**What is being asked**: Please retype the data below in full.

○ ○ ○

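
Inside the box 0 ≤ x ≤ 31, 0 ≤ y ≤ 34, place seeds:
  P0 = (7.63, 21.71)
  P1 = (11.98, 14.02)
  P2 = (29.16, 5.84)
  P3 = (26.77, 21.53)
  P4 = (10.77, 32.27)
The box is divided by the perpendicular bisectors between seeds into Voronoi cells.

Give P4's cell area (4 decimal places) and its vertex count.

1. box [0,31]×[0,34]: [(0, 0) (31, 0) (31, 34) (0, 34)]
2. ⊥bis P4·P0 via (9.2,26.99): [(0, 29.7256) (31, 20.5078) (31, 34) (0, 34)]  |A|=275.3822
3. ⊥bis P4·P1 via (11.375,23.145): [(0, 29.7256) (20.1699, 23.7281) (31, 24.4462) (31, 34) (0, 34)]  |A|=254.0558
4. ⊥bis P4·P2 via (19.965,19.055): [(0, 29.7256) (20.1699, 23.7281) (27.367, 24.2053) (31, 26.7332) (31, 34) (0, 34)]  |A|=249.9014
5. ⊥bis P4·P3 via (18.77,26.9): [(0, 29.7256) (17.2281, 24.6029) (23.5359, 34) (0, 34)]  |A|=147.4046
6. canonical 4-gon: [(0, 29.7256) (17.2281, 24.6029) (23.5359, 34) (0, 34)]
7. shoelace: 147.4046

Area of P4's cell: 147.4046 (4 vertices)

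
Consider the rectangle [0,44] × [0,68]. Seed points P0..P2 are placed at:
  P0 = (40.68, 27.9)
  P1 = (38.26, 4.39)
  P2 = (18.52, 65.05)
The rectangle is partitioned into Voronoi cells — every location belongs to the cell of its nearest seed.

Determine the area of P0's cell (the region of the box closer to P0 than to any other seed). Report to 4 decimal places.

Area of P0's cell: 1055.9262

1. box [0,44]×[0,68]: [(0, 0) (44, 0) (44, 68) (0, 68)]
2. ⊥bis P0·P1 via (39.47,16.145): [(0, 20.2078) (44, 15.6787) (44, 68) (0, 68)]  |A|=2202.496
3. ⊥bis P0·P2 via (29.6,46.475): [(0, 28.8186) (0, 20.2078) (44, 15.6787) (44, 55.0646)]  |A|=1055.9262
4. canonical 4-gon: [(0, 28.8186) (0, 20.2078) (44, 15.6787) (44, 55.0646)]
5. shoelace: 1055.9262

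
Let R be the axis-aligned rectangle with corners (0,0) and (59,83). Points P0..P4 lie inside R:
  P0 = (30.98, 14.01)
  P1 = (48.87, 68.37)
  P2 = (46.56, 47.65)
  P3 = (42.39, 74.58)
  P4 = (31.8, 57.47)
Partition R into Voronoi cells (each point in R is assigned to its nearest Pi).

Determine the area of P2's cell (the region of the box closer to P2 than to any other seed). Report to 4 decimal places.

1. box [0,59]×[0,83]: [(0, 0) (59, 0) (59, 83) (0, 83)]
2. ⊥bis P2·P0 via (38.77,30.83): [(0, 48.7859) (59, 21.4607) (59, 83) (0, 83)]  |A|=2824.7253
3. ⊥bis P2·P1 via (47.715,58.01): [(0, 63.3296) (0, 48.7859) (59, 21.4607) (59, 56.7519)]  |A|=1470.1282
4. ⊥bis P2·P3 via (44.475,61.115): [(34.1729, 59.5198) (0, 54.2282) (0, 48.7859) (59, 21.4607) (59, 56.7519)]  |A|=1314.6184
5. ⊥bis P2·P4 via (39.18,52.56): [(43.1449, 58.5195) (28.0316, 35.8034) (59, 21.4607) (59, 56.7519)]  |A|=739.8958
6. canonical 4-gon: [(43.1449, 58.5195) (28.0316, 35.8034) (59, 21.4607) (59, 56.7519)]
7. shoelace: 739.8958

Area of P2's cell: 739.8958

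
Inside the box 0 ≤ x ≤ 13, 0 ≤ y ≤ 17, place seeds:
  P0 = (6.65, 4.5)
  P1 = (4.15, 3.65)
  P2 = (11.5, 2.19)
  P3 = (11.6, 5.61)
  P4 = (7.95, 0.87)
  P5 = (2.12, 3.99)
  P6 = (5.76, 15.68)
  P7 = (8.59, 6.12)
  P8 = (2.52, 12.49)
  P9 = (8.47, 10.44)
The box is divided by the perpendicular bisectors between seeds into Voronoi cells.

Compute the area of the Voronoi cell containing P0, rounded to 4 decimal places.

Area of P0's cell: 13.7704

1. box [0,13]×[0,17]: [(0, 0) (13, 0) (13, 17) (0, 17)]
2. ⊥bis P0·P1 via (5.4,4.075): [(6.7855, 0) (13, 0) (13, 17) (1.0055, 17)]  |A|=154.7765
3. ⊥bis P0·P2 via (9.075,3.345): [(6.7855, 0) (7.4818, 0) (13, 11.5858) (13, 17) (1.0055, 17)]  |A|=122.8102
4. ⊥bis P0·P3 via (9.125,5.055): [(6.7855, 0) (7.4818, 0) (9.3697, 3.9638) (6.4464, 17) (1.0055, 17)]  |A|=70.2656
5. ⊥bis P0·P4 via (7.3,2.685): [(6.0275, 2.2293) (9.061, 3.3157) (9.3697, 3.9638) (6.4464, 17) (1.0055, 17)]  |A|=65.3182
6. ⊥bis P0·P5 via (4.385,4.245): [(3.9111, 8.454) (6.0275, 2.2293) (9.061, 3.3157) (9.3697, 3.9638) (6.4464, 17) (2.949, 17)]  |A|=57.0136
7. ⊥bis P0·P6 via (6.205,10.09): [(3.749, 9.8945) (3.9111, 8.454) (6.0275, 2.2293) (9.061, 3.3157) (9.3697, 3.9638) (7.9645, 10.2301)]  |A|=30.0639
8. ⊥bis P0·P7 via (7.62,5.31): [(3.7891, 9.8977) (3.749, 9.8945) (3.9111, 8.454) (6.0275, 2.2293) (9.061, 3.3157) (9.1425, 3.4867)]  |A|=14.7429
9. ⊥bis P0·P8 via (4.585,8.495): [(4.8472, 8.6305) (4, 8.1926) (6.0275, 2.2293) (9.061, 3.3157) (9.1425, 3.4867)]  |A|=13.8971
10. ⊥bis P0·P9 via (7.56,7.47): [(5.2168, 8.188) (4.4472, 8.4238) (4, 8.1926) (6.0275, 2.2293) (9.061, 3.3157) (9.1425, 3.4867)]  |A|=13.7704
11. canonical 6-gon: [(5.2168, 8.188) (4.4472, 8.4238) (4, 8.1926) (6.0275, 2.2293) (9.061, 3.3157) (9.1425, 3.4867)]
12. shoelace: 13.7704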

○ ○ ○

**Result of the exercise**:
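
Inside the box 0 ≤ x ≤ 31, 0 ≤ y ≤ 34, place seeds:
  P0 = (7.63, 21.71)
  P1 = (11.98, 14.02)
  P2 = (29.16, 5.84)
  P3 = (26.77, 21.53)
  P4 = (10.77, 32.27)
The box is divided by the perpendicular bisectors between seeds into Voronoi cells.

Give P4's cell area (4 decimal places) and its vertex count.

1. box [0,31]×[0,34]: [(0, 0) (31, 0) (31, 34) (0, 34)]
2. ⊥bis P4·P0 via (9.2,26.99): [(0, 29.7256) (31, 20.5078) (31, 34) (0, 34)]  |A|=275.3822
3. ⊥bis P4·P1 via (11.375,23.145): [(0, 29.7256) (20.1699, 23.7281) (31, 24.4462) (31, 34) (0, 34)]  |A|=254.0558
4. ⊥bis P4·P2 via (19.965,19.055): [(0, 29.7256) (20.1699, 23.7281) (27.367, 24.2053) (31, 26.7332) (31, 34) (0, 34)]  |A|=249.9014
5. ⊥bis P4·P3 via (18.77,26.9): [(0, 29.7256) (17.2281, 24.6029) (23.5359, 34) (0, 34)]  |A|=147.4046
6. canonical 4-gon: [(0, 29.7256) (17.2281, 24.6029) (23.5359, 34) (0, 34)]
7. shoelace: 147.4046

Area of P4's cell: 147.4046 (4 vertices)

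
Consider the rectangle [0,44] × [0,68]. Seed points P0..P2 are placed at:
  P0 = (40.68, 27.9)
  P1 = (38.26, 4.39)
  P2 = (18.52, 65.05)
The rectangle is partitioned into Voronoi cells — every location belongs to the cell of its nearest seed.

Determine the area of P0's cell (the region of the box closer to P0 than to any other seed). Report to 4 decimal places.

Area of P0's cell: 1055.9262

1. box [0,44]×[0,68]: [(0, 0) (44, 0) (44, 68) (0, 68)]
2. ⊥bis P0·P1 via (39.47,16.145): [(0, 20.2078) (44, 15.6787) (44, 68) (0, 68)]  |A|=2202.496
3. ⊥bis P0·P2 via (29.6,46.475): [(0, 28.8186) (0, 20.2078) (44, 15.6787) (44, 55.0646)]  |A|=1055.9262
4. canonical 4-gon: [(0, 28.8186) (0, 20.2078) (44, 15.6787) (44, 55.0646)]
5. shoelace: 1055.9262

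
Let R be the axis-aligned rectangle with corners (0,0) and (59,83). Points P0..P4 lie inside R:
  P0 = (30.98, 14.01)
  P1 = (48.87, 68.37)
  P2 = (46.56, 47.65)
  P3 = (42.39, 74.58)
  P4 = (31.8, 57.47)
Partition R into Voronoi cells (each point in R is assigned to its nearest Pi).

Determine the area of P2's cell (the region of the box closer to P2 than to any other seed). Report to 4 decimal places.

1. box [0,59]×[0,83]: [(0, 0) (59, 0) (59, 83) (0, 83)]
2. ⊥bis P2·P0 via (38.77,30.83): [(0, 48.7859) (59, 21.4607) (59, 83) (0, 83)]  |A|=2824.7253
3. ⊥bis P2·P1 via (47.715,58.01): [(0, 63.3296) (0, 48.7859) (59, 21.4607) (59, 56.7519)]  |A|=1470.1282
4. ⊥bis P2·P3 via (44.475,61.115): [(34.1729, 59.5198) (0, 54.2282) (0, 48.7859) (59, 21.4607) (59, 56.7519)]  |A|=1314.6184
5. ⊥bis P2·P4 via (39.18,52.56): [(43.1449, 58.5195) (28.0316, 35.8034) (59, 21.4607) (59, 56.7519)]  |A|=739.8958
6. canonical 4-gon: [(43.1449, 58.5195) (28.0316, 35.8034) (59, 21.4607) (59, 56.7519)]
7. shoelace: 739.8958

Area of P2's cell: 739.8958

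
Inside the box 0 ≤ x ≤ 13, 0 ≤ y ≤ 17, place seeds:
  P0 = (6.65, 4.5)
  P1 = (4.15, 3.65)
  P2 = (11.5, 2.19)
  P3 = (11.6, 5.61)
  P4 = (7.95, 0.87)
  P5 = (2.12, 3.99)
  P6 = (5.76, 15.68)
  P7 = (8.59, 6.12)
  P8 = (2.52, 12.49)
  P9 = (8.47, 10.44)
The box is divided by the perpendicular bisectors between seeds into Voronoi cells.

Compute the area of the Voronoi cell containing P0, rounded to 4 decimal places.

Area of P0's cell: 13.7704

1. box [0,13]×[0,17]: [(0, 0) (13, 0) (13, 17) (0, 17)]
2. ⊥bis P0·P1 via (5.4,4.075): [(6.7855, 0) (13, 0) (13, 17) (1.0055, 17)]  |A|=154.7765
3. ⊥bis P0·P2 via (9.075,3.345): [(6.7855, 0) (7.4818, 0) (13, 11.5858) (13, 17) (1.0055, 17)]  |A|=122.8102
4. ⊥bis P0·P3 via (9.125,5.055): [(6.7855, 0) (7.4818, 0) (9.3697, 3.9638) (6.4464, 17) (1.0055, 17)]  |A|=70.2656
5. ⊥bis P0·P4 via (7.3,2.685): [(6.0275, 2.2293) (9.061, 3.3157) (9.3697, 3.9638) (6.4464, 17) (1.0055, 17)]  |A|=65.3182
6. ⊥bis P0·P5 via (4.385,4.245): [(3.9111, 8.454) (6.0275, 2.2293) (9.061, 3.3157) (9.3697, 3.9638) (6.4464, 17) (2.949, 17)]  |A|=57.0136
7. ⊥bis P0·P6 via (6.205,10.09): [(3.749, 9.8945) (3.9111, 8.454) (6.0275, 2.2293) (9.061, 3.3157) (9.3697, 3.9638) (7.9645, 10.2301)]  |A|=30.0639
8. ⊥bis P0·P7 via (7.62,5.31): [(3.7891, 9.8977) (3.749, 9.8945) (3.9111, 8.454) (6.0275, 2.2293) (9.061, 3.3157) (9.1425, 3.4867)]  |A|=14.7429
9. ⊥bis P0·P8 via (4.585,8.495): [(4.8472, 8.6305) (4, 8.1926) (6.0275, 2.2293) (9.061, 3.3157) (9.1425, 3.4867)]  |A|=13.8971
10. ⊥bis P0·P9 via (7.56,7.47): [(5.2168, 8.188) (4.4472, 8.4238) (4, 8.1926) (6.0275, 2.2293) (9.061, 3.3157) (9.1425, 3.4867)]  |A|=13.7704
11. canonical 6-gon: [(5.2168, 8.188) (4.4472, 8.4238) (4, 8.1926) (6.0275, 2.2293) (9.061, 3.3157) (9.1425, 3.4867)]
12. shoelace: 13.7704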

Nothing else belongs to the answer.